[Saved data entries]
┌──

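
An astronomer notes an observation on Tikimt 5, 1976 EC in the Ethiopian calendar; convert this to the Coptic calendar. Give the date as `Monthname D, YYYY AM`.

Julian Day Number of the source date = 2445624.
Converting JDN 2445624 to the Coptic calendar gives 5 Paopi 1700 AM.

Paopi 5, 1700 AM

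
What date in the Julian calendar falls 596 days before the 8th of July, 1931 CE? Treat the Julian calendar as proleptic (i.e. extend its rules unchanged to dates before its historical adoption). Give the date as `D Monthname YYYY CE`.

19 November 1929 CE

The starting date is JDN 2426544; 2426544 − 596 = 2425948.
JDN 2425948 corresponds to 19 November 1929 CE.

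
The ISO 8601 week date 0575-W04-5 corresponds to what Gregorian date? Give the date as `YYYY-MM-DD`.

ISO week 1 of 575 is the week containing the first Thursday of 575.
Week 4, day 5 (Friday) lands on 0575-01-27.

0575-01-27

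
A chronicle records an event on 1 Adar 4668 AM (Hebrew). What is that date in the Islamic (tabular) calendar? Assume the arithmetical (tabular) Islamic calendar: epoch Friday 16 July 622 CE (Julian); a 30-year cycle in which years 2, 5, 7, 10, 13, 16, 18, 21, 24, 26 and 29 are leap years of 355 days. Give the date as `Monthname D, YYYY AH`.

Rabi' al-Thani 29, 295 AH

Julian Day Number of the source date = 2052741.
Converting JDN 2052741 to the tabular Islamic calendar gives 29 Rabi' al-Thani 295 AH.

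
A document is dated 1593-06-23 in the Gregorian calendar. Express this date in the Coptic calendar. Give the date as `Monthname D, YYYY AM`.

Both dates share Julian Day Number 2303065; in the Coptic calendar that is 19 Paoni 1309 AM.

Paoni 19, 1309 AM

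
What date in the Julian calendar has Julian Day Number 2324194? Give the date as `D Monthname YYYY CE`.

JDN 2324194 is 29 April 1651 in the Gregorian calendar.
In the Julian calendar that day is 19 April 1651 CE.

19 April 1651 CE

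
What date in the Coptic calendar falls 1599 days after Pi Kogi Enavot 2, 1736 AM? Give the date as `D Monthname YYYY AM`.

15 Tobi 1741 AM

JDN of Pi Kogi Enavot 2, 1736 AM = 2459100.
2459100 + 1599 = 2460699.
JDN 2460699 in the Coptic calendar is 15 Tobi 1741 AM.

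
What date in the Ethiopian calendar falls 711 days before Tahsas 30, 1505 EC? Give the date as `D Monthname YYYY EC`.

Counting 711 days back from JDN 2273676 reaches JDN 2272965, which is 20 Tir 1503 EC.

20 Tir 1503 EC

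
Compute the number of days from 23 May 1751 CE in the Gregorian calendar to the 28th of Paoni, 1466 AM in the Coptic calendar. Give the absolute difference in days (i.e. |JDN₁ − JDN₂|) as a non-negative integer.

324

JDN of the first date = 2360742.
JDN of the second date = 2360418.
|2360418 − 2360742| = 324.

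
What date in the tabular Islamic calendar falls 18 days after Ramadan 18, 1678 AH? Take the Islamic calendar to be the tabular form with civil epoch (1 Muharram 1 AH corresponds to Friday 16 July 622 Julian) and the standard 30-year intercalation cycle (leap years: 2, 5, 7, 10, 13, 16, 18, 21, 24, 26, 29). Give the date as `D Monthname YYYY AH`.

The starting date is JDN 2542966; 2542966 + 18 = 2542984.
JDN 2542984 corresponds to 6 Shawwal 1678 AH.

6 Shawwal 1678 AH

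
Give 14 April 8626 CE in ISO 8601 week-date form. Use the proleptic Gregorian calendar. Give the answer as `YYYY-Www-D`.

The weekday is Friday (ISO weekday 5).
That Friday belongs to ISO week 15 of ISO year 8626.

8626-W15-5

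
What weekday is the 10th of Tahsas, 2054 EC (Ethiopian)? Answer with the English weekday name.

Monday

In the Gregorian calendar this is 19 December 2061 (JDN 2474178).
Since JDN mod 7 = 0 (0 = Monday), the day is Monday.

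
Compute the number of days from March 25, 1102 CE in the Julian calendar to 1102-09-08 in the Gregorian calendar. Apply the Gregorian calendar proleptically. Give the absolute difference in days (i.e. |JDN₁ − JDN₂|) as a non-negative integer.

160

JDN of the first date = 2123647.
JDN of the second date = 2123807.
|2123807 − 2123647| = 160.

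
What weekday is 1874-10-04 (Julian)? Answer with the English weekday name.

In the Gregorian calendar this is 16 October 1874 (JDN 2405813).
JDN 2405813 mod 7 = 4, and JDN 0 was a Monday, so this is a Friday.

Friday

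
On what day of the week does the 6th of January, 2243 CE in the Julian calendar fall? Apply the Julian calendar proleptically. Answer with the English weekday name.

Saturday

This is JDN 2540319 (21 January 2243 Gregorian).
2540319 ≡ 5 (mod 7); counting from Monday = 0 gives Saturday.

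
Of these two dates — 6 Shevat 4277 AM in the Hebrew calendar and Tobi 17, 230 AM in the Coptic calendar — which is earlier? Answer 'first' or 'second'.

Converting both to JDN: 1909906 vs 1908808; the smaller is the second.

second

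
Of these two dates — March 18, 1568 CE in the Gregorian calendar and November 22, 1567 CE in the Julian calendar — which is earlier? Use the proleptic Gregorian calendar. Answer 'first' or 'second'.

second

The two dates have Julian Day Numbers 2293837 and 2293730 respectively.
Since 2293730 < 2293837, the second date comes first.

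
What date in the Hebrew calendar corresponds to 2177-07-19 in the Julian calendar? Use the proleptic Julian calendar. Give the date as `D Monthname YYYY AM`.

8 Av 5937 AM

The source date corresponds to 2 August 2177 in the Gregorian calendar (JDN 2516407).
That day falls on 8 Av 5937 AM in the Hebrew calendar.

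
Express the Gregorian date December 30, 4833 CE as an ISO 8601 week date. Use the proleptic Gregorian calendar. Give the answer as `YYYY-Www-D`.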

└──

● Your instructions
Could you copy exactly the line containing "What date in the Hebrew" and each line after it through the end of the records, and nothing else?

● Solution
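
What date in the Hebrew calendar corresponds to 2177-07-19 in the Julian calendar? Use the proleptic Julian calendar. Give the date as `D Monthname YYYY AM`.

8 Av 5937 AM

The source date corresponds to 2 August 2177 in the Gregorian calendar (JDN 2516407).
That day falls on 8 Av 5937 AM in the Hebrew calendar.

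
Express the Gregorian date December 30, 4833 CE as an ISO 8601 week date. Use the proleptic Gregorian calendar. Give the answer as `YYYY-Www-D`.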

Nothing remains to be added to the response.